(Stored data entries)

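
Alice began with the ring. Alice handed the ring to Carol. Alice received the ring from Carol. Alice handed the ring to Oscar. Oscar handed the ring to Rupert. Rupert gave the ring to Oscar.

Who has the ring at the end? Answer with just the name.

Tracking the ring through each event:
Start: Alice has the ring.
After event 1: Carol has the ring.
After event 2: Alice has the ring.
After event 3: Oscar has the ring.
After event 4: Rupert has the ring.
After event 5: Oscar has the ring.

Answer: Oscar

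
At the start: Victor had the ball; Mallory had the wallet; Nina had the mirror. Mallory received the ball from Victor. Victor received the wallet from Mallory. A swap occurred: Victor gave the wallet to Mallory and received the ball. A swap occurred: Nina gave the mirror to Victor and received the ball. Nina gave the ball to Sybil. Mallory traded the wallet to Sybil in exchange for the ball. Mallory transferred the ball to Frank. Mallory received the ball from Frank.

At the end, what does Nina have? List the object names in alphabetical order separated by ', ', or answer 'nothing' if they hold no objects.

Answer: nothing

Derivation:
Tracking all object holders:
Start: ball:Victor, wallet:Mallory, mirror:Nina
Event 1 (give ball: Victor -> Mallory). State: ball:Mallory, wallet:Mallory, mirror:Nina
Event 2 (give wallet: Mallory -> Victor). State: ball:Mallory, wallet:Victor, mirror:Nina
Event 3 (swap wallet<->ball: now wallet:Mallory, ball:Victor). State: ball:Victor, wallet:Mallory, mirror:Nina
Event 4 (swap mirror<->ball: now mirror:Victor, ball:Nina). State: ball:Nina, wallet:Mallory, mirror:Victor
Event 5 (give ball: Nina -> Sybil). State: ball:Sybil, wallet:Mallory, mirror:Victor
Event 6 (swap wallet<->ball: now wallet:Sybil, ball:Mallory). State: ball:Mallory, wallet:Sybil, mirror:Victor
Event 7 (give ball: Mallory -> Frank). State: ball:Frank, wallet:Sybil, mirror:Victor
Event 8 (give ball: Frank -> Mallory). State: ball:Mallory, wallet:Sybil, mirror:Victor

Final state: ball:Mallory, wallet:Sybil, mirror:Victor
Nina holds: (nothing).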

WORK TASK:
Return every record exactly as it was given.

SOLUTION TO THIS TASK:
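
Alice began with the ring. Alice handed the ring to Carol. Alice received the ring from Carol. Alice handed the ring to Oscar. Oscar handed the ring to Rupert. Rupert gave the ring to Oscar.

Who has the ring at the end? Answer with just the name.

Tracking the ring through each event:
Start: Alice has the ring.
After event 1: Carol has the ring.
After event 2: Alice has the ring.
After event 3: Oscar has the ring.
After event 4: Rupert has the ring.
After event 5: Oscar has the ring.

Answer: Oscar

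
At the start: Victor had the ball; Mallory had the wallet; Nina had the mirror. Mallory received the ball from Victor. Victor received the wallet from Mallory. A swap occurred: Victor gave the wallet to Mallory and received the ball. A swap occurred: Nina gave the mirror to Victor and received the ball. Nina gave the ball to Sybil. Mallory traded the wallet to Sybil in exchange for the ball. Mallory transferred the ball to Frank. Mallory received the ball from Frank.

At the end, what does Nina have? List the object names in alphabetical order separated by ', ', or answer 'nothing' if they hold no objects.

Answer: nothing

Derivation:
Tracking all object holders:
Start: ball:Victor, wallet:Mallory, mirror:Nina
Event 1 (give ball: Victor -> Mallory). State: ball:Mallory, wallet:Mallory, mirror:Nina
Event 2 (give wallet: Mallory -> Victor). State: ball:Mallory, wallet:Victor, mirror:Nina
Event 3 (swap wallet<->ball: now wallet:Mallory, ball:Victor). State: ball:Victor, wallet:Mallory, mirror:Nina
Event 4 (swap mirror<->ball: now mirror:Victor, ball:Nina). State: ball:Nina, wallet:Mallory, mirror:Victor
Event 5 (give ball: Nina -> Sybil). State: ball:Sybil, wallet:Mallory, mirror:Victor
Event 6 (swap wallet<->ball: now wallet:Sybil, ball:Mallory). State: ball:Mallory, wallet:Sybil, mirror:Victor
Event 7 (give ball: Mallory -> Frank). State: ball:Frank, wallet:Sybil, mirror:Victor
Event 8 (give ball: Frank -> Mallory). State: ball:Mallory, wallet:Sybil, mirror:Victor

Final state: ball:Mallory, wallet:Sybil, mirror:Victor
Nina holds: (nothing).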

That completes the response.